* [WORK ORDER]
In the data below, find each line containing the string "from" and return it.

Saved entries:
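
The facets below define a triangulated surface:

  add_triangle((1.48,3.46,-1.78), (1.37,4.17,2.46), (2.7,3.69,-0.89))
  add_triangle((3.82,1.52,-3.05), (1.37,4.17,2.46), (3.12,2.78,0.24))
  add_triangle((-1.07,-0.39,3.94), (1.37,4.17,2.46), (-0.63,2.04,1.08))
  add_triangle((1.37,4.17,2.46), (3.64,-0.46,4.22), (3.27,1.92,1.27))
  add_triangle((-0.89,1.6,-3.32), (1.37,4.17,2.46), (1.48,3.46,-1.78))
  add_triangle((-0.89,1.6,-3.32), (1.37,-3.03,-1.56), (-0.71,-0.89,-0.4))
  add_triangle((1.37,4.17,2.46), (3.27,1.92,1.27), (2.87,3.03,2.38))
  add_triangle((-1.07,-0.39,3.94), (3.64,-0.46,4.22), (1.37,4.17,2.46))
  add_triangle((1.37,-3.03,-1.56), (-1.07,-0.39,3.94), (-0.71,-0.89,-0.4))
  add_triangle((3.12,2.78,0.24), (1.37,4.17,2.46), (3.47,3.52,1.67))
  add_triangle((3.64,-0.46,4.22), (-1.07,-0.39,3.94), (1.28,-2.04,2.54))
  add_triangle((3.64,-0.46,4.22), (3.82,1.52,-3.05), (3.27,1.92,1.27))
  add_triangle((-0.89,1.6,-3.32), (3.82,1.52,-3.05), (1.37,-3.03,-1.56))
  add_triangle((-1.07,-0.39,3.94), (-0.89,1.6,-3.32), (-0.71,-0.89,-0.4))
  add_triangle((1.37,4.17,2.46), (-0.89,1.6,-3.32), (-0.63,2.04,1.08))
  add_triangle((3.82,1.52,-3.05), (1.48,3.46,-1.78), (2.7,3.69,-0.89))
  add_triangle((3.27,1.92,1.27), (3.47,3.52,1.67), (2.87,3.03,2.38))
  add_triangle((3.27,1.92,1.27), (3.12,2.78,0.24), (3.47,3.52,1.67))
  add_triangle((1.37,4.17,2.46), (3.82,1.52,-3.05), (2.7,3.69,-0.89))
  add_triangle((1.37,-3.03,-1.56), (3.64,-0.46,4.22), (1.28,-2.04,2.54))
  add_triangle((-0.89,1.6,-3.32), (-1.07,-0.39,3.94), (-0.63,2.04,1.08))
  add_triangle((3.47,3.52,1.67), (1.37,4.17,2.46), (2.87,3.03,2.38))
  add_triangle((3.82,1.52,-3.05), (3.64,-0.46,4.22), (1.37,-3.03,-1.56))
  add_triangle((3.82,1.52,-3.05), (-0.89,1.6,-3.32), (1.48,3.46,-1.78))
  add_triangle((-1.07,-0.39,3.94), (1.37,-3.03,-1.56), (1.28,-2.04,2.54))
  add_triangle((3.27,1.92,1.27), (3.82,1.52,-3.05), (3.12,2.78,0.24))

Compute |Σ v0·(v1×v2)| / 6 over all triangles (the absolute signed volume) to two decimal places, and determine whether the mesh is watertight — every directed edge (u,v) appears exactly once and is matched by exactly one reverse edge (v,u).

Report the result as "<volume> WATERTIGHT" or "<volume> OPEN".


Per-triangle v0·(v1×v2)/6:
  t1: +3.2192
  t2: +2.8218
  t3: +3.8491
  t4: +7.8764
  t5: +4.7768
  t6: +2.3327
  t7: -0.9079
  t8: +13.9275
  t9: +2.2895
  t10: +1.6276
  t11: +5.5665
  t12: +7.5230
  t13: +9.7543
  t14: +1.7771
  t15: +3.7316
  t16: +3.3101
  t17: +0.7862
  t18: +0.9517
  t19: +2.9971
  t20: +5.4177
  t21: +2.2447
  t22: +1.4824
  t23: +16.7870
  t24: +6.6233
  t25: +3.0076
  t26: +2.7254
Σ = +116.4983 → |volume| = 116.50

Directed edges: 78 total, each appears once with its reverse present → watertight.

116.50 WATERTIGHT


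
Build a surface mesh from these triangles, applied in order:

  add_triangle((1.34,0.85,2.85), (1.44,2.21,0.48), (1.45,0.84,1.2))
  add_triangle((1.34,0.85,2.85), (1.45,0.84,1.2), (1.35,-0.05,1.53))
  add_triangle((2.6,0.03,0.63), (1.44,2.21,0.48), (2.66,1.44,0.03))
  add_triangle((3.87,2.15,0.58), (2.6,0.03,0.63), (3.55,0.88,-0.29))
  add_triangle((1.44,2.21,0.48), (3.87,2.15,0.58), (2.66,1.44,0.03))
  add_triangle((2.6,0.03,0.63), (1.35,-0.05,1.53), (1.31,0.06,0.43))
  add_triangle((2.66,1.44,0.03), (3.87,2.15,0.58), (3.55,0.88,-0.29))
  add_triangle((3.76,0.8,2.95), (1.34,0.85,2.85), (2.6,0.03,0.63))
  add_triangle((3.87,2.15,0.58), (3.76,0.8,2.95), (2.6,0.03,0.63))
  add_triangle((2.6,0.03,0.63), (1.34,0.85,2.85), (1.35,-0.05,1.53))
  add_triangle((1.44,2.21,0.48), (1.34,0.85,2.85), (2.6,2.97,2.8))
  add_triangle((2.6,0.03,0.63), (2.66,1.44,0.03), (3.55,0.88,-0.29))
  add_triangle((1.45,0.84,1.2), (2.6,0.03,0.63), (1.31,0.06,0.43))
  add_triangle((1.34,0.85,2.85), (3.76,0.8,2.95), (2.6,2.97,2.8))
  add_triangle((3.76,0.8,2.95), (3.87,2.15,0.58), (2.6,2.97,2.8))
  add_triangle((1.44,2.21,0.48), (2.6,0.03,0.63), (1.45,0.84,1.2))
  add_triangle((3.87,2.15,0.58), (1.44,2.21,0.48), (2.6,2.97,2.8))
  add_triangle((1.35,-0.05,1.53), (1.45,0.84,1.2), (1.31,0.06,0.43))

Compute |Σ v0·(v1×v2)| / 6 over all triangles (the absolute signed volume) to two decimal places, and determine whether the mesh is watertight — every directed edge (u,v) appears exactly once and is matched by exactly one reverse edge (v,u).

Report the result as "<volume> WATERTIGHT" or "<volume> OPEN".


9.73 WATERTIGHT

Per-triangle v0·(v1×v2)/6:
  t1: -0.5915
  t2: -0.3574
  t3: -0.6641
  t4: +0.9193
  t5: +0.3288
  t6: -0.0266
  t7: +0.2397
  t8: +0.0906
  t9: +1.9774
  t10: +0.5068
  t11: +0.0287
  t12: -0.4790
  t13: -0.0237
  t14: +2.4551
  t15: +4.3521
  t16: -0.7599
  t17: +1.9321
  t18: -0.2013
Σ = +9.7270 → |volume| = 9.73

Directed edges: 54 total, each appears once with its reverse present → watertight.


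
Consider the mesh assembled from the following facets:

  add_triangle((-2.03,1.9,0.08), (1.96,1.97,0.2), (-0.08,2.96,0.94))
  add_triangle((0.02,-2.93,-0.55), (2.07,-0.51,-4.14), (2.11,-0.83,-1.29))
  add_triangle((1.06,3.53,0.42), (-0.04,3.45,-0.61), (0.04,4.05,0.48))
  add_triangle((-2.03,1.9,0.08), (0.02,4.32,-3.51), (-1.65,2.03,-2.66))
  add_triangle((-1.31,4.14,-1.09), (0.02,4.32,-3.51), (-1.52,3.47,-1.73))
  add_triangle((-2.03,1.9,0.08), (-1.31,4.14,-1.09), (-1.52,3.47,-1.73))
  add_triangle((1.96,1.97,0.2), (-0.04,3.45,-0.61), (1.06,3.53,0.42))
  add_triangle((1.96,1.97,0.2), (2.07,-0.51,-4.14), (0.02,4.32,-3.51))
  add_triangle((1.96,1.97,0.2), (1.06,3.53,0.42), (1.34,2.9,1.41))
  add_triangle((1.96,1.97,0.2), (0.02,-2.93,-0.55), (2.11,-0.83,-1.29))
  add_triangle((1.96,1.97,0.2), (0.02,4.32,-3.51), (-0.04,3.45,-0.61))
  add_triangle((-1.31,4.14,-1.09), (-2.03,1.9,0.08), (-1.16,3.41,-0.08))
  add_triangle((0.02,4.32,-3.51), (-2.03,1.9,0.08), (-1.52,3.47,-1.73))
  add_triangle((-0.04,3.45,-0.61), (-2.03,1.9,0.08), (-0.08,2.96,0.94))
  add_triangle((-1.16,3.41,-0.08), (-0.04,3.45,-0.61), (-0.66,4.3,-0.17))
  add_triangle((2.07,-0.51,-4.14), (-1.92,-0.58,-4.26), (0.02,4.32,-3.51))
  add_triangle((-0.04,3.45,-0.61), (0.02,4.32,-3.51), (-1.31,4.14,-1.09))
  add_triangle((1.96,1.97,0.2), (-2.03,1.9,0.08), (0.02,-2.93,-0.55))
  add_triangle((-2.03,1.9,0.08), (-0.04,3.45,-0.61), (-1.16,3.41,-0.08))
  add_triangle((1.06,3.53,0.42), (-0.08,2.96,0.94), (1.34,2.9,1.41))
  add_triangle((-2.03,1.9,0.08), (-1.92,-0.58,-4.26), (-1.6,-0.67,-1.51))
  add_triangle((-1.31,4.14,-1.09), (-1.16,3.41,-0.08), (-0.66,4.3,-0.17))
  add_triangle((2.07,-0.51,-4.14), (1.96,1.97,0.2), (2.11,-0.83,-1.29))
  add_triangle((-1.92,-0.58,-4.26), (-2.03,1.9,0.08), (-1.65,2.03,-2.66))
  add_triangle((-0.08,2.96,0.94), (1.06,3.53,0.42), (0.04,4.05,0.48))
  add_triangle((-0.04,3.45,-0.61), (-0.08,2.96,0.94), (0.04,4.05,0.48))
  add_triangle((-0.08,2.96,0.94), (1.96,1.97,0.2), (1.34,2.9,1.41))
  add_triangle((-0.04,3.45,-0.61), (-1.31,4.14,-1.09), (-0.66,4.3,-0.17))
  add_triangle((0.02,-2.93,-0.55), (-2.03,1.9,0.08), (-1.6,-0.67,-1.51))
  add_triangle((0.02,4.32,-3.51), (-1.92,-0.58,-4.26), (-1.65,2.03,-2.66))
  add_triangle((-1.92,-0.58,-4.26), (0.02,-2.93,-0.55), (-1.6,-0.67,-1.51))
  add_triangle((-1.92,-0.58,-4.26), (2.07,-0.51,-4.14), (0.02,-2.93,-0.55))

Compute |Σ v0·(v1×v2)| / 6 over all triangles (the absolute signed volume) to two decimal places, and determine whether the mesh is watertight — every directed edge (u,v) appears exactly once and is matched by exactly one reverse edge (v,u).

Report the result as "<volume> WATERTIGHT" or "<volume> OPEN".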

* [RESULT OF THIS EXERCISE]
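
Build a surface mesh from these triangles, applied in order:
Consider the mesh assembled from the following facets: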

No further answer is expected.